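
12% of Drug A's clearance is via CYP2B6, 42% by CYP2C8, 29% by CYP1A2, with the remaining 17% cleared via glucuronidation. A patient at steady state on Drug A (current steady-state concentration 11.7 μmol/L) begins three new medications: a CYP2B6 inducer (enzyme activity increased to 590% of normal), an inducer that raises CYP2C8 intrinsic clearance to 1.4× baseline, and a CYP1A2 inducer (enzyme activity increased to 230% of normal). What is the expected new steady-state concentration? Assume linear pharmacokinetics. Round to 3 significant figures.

The CYP2B6 pathway (12% of clearance) rises to 5.9× activity: 0.12 × 5.9 = 0.708.
The CYP2C8 pathway (42% of clearance) rises to 1.4× activity: 0.42 × 1.4 = 0.588.
The CYP1A2 pathway (29% of clearance) is boosted to 2.3× activity: 0.29 × 2.3 = 0.667.
The remaining 17% of clearance is unaffected.
CL_new/CL_old = 0.708 + 0.588 + 0.667 + 0.17 = 2.133.
New steady-state concentration = 11.7 / 2.133 = 5.49 μmol/L (concentration scales inversely with clearance).

5.49 μmol/L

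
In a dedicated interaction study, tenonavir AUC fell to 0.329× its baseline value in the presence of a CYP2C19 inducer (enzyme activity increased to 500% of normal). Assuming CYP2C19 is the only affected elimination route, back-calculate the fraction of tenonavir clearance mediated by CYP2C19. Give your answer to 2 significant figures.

0.51

CL'/CL = 1 / 0.329 = 3.04
5·fm + (1 − fm) = 3.04
fm = (3.04 − 1) / (5 − 1) = 0.51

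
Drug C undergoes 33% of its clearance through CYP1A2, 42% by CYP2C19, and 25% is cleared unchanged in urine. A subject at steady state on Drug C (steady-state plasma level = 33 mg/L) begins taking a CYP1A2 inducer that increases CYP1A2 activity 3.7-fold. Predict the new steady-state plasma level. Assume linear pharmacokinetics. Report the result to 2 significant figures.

CYP1A2: 0.33 × 3.7 = 1.221
CYP2C19: 0.42 (unchanged)
Other: 0.25 (unchanged)
CL_new/CL_old = 1.221 + 0.42 + 0.25 = 1.891.
New steady-state plasma level = baseline ÷ relative clearance = 33 / 1.891 = 17 mg/L.

17 mg/L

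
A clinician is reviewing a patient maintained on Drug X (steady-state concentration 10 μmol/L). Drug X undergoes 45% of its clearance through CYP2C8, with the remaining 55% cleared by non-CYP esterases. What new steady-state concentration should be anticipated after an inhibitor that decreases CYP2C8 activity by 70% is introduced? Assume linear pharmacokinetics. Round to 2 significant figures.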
.....
• **PROBLEM DETAILS**: An exact copy of the listing above is needed, so write it out again.

• **OUTPUT FOR THIS EXERCISE**:
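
12% of Drug A's clearance is via CYP2B6, 42% by CYP2C8, 29% by CYP1A2, with the remaining 17% cleared via glucuronidation. A patient at steady state on Drug A (current steady-state concentration 11.7 μmol/L) begins three new medications: a CYP2B6 inducer (enzyme activity increased to 590% of normal), an inducer that raises CYP2C8 intrinsic clearance to 1.4× baseline, and a CYP1A2 inducer (enzyme activity increased to 230% of normal). What is the expected new steady-state concentration? Assume linear pharmacokinetics. Round to 3 significant figures.

The CYP2B6 pathway (12% of clearance) rises to 5.9× activity: 0.12 × 5.9 = 0.708.
The CYP2C8 pathway (42% of clearance) rises to 1.4× activity: 0.42 × 1.4 = 0.588.
The CYP1A2 pathway (29% of clearance) is boosted to 2.3× activity: 0.29 × 2.3 = 0.667.
The remaining 17% of clearance is unaffected.
CL_new/CL_old = 0.708 + 0.588 + 0.667 + 0.17 = 2.133.
New steady-state concentration = 11.7 / 2.133 = 5.49 μmol/L (concentration scales inversely with clearance).

5.49 μmol/L

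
In a dedicated interaction study, tenonavir AUC fell to 0.329× its baseline value in the presence of a CYP2C19 inducer (enzyme activity increased to 500% of normal). Assuming CYP2C19 is the only affected elimination route, back-calculate the fraction of tenonavir clearance mediated by CYP2C19. Give your answer to 2 significant figures.

0.51

CL'/CL = 1 / 0.329 = 3.04
5·fm + (1 − fm) = 3.04
fm = (3.04 − 1) / (5 − 1) = 0.51

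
Drug C undergoes 33% of its clearance through CYP1A2, 42% by CYP2C19, and 25% is cleared unchanged in urine. A subject at steady state on Drug C (steady-state plasma level = 33 mg/L) begins taking a CYP1A2 inducer that increases CYP1A2 activity 3.7-fold. Predict the new steady-state plasma level. Assume linear pharmacokinetics. Report the result to 2 significant figures.

CYP1A2: 0.33 × 3.7 = 1.221
CYP2C19: 0.42 (unchanged)
Other: 0.25 (unchanged)
CL_new/CL_old = 1.221 + 0.42 + 0.25 = 1.891.
New steady-state plasma level = baseline ÷ relative clearance = 33 / 1.891 = 17 mg/L.

17 mg/L

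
A clinician is reviewing a patient maintained on Drug X (steady-state concentration 10 μmol/L). Drug X undergoes 45% of its clearance through CYP2C8, with the remaining 55% cleared by non-CYP esterases. What new steady-state concentration should be anticipated after an inhibitor that decreases CYP2C8 activity by 70% is introduced? Assume linear pharmacokinetics. Round to 2 significant figures.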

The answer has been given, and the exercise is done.